AIM OF THE TASK => Transcribe all the entries that follow, leaving nothing out.
<<<<
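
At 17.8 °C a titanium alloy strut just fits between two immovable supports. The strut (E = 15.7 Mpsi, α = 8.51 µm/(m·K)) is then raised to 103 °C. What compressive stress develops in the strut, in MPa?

E = 15.7 Mpsi = 108.2 GPa.
ΔT = 85.20 K. Constrained thermal stress σ = E·α·ΔT = 108.2×10³ MPa × 8.51×10⁻⁶ × 85.20 = 78.5 MPa (compressive).

78.5 MPa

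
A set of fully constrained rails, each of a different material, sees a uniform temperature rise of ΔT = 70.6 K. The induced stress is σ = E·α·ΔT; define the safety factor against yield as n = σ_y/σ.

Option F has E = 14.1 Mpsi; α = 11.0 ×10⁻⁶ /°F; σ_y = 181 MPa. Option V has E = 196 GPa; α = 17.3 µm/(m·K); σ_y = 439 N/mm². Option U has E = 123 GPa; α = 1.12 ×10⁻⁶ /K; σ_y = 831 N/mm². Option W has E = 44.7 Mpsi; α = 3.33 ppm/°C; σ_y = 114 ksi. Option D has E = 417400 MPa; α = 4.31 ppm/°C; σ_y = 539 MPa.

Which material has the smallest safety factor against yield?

Per material, after unit conversion:
  option F: E = 97.22, α = 19.8, σ_y = 181.0 → σ = 136 MPa, n = 1.33
  option V: E = 196.0, α = 17.3, σ_y = 439.0 → σ = 239 MPa, n = 1.83
  option U: E = 123.0, α = 1.12, σ_y = 831.0 → σ = 9.73 MPa, n = 85.4
  option W: E = 308.2, α = 3.33, σ_y = 786.0 → σ = 72.5 MPa, n = 10.8
  option D: E = 417.4, α = 4.31, σ_y = 539.0 → σ = 127 MPa, n = 4.24
Smallest n: option F with n = 1.33.

option F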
>>>>
TASK RESULT =>
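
At 17.8 °C a titanium alloy strut just fits between two immovable supports. The strut (E = 15.7 Mpsi, α = 8.51 µm/(m·K)) is then raised to 103 °C. What compressive stress develops in the strut, in MPa?

E = 15.7 Mpsi = 108.2 GPa.
ΔT = 85.20 K. Constrained thermal stress σ = E·α·ΔT = 108.2×10³ MPa × 8.51×10⁻⁶ × 85.20 = 78.5 MPa (compressive).

78.5 MPa

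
A set of fully constrained rails, each of a different material, sees a uniform temperature rise of ΔT = 70.6 K. The induced stress is σ = E·α·ΔT; define the safety factor against yield as n = σ_y/σ.

Option F has E = 14.1 Mpsi; α = 11.0 ×10⁻⁶ /°F; σ_y = 181 MPa. Option V has E = 196 GPa; α = 17.3 µm/(m·K); σ_y = 439 N/mm². Option U has E = 123 GPa; α = 1.12 ×10⁻⁶ /K; σ_y = 831 N/mm². Option W has E = 44.7 Mpsi; α = 3.33 ppm/°C; σ_y = 114 ksi. Option D has E = 417400 MPa; α = 4.31 ppm/°C; σ_y = 539 MPa.

Which material has the smallest safety factor against yield?

Per material, after unit conversion:
  option F: E = 97.22, α = 19.8, σ_y = 181.0 → σ = 136 MPa, n = 1.33
  option V: E = 196.0, α = 17.3, σ_y = 439.0 → σ = 239 MPa, n = 1.83
  option U: E = 123.0, α = 1.12, σ_y = 831.0 → σ = 9.73 MPa, n = 85.4
  option W: E = 308.2, α = 3.33, σ_y = 786.0 → σ = 72.5 MPa, n = 10.8
  option D: E = 417.4, α = 4.31, σ_y = 539.0 → σ = 127 MPa, n = 4.24
Smallest n: option F with n = 1.33.

option F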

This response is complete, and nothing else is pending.